### TO DO:
Find the string "plants" in the data, and copy out each line that has it.

Stored items:

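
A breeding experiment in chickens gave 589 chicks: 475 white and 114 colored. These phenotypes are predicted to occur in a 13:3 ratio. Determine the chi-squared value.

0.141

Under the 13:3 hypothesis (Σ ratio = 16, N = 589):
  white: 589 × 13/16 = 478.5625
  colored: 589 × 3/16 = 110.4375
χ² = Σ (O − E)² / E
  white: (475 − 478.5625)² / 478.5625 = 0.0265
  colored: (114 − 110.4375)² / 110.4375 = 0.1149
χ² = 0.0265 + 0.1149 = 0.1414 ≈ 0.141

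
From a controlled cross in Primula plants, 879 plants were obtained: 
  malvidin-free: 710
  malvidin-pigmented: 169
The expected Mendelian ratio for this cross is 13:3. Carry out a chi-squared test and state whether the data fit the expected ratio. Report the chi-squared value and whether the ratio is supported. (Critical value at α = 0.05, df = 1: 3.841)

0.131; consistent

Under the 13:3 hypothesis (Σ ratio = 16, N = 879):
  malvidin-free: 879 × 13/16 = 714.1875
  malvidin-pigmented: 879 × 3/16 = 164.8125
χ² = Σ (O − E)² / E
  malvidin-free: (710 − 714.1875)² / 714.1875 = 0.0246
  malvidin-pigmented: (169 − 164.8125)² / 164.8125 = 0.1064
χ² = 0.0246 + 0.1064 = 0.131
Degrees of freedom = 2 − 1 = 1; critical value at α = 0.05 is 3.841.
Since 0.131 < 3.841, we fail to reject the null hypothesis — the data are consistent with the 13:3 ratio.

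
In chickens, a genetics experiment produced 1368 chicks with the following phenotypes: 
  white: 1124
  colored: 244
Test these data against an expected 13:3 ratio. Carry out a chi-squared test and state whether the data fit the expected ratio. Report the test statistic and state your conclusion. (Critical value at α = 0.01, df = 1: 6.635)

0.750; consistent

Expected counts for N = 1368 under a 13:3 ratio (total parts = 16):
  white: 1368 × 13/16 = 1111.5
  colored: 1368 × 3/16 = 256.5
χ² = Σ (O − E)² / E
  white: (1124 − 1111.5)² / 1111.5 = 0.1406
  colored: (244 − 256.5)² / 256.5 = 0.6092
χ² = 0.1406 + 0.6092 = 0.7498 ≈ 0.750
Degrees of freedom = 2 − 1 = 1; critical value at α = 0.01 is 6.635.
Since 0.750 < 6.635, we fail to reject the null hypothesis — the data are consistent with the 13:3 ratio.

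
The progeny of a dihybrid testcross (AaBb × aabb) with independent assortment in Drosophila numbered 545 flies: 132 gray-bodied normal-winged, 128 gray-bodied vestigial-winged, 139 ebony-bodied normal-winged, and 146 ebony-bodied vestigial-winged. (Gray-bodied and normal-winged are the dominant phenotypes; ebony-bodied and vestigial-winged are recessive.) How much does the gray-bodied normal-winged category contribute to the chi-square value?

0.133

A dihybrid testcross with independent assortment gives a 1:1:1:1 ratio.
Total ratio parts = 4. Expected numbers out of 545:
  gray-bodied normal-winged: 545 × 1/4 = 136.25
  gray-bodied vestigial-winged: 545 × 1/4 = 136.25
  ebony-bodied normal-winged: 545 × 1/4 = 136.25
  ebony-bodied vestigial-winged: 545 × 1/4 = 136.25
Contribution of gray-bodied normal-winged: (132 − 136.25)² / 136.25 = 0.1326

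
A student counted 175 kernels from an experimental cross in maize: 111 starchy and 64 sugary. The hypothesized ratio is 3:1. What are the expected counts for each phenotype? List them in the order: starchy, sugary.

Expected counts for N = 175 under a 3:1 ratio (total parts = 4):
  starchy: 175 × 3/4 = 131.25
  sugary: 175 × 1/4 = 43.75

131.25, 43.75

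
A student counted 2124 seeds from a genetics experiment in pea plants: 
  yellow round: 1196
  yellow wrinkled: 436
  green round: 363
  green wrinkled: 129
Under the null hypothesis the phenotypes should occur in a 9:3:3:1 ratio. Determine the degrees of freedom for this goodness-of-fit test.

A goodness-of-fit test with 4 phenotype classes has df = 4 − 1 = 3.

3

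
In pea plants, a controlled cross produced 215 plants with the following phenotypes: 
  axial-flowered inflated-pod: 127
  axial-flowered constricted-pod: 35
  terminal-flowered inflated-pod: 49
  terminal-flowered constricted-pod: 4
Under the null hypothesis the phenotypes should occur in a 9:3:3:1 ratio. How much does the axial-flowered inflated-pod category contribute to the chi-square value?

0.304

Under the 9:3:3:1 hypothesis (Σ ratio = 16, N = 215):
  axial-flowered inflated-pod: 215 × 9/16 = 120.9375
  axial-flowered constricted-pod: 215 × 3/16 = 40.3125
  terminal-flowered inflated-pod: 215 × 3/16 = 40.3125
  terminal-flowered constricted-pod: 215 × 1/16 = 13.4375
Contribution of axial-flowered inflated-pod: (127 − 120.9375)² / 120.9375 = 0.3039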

### ANSWER TO THIS TASK:
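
From a controlled cross in Primula plants, 879 plants were obtained: 
A student counted 2124 seeds from a genetics experiment in pea plants: 
In pea plants, a controlled cross produced 215 plants with the following phenotypes: 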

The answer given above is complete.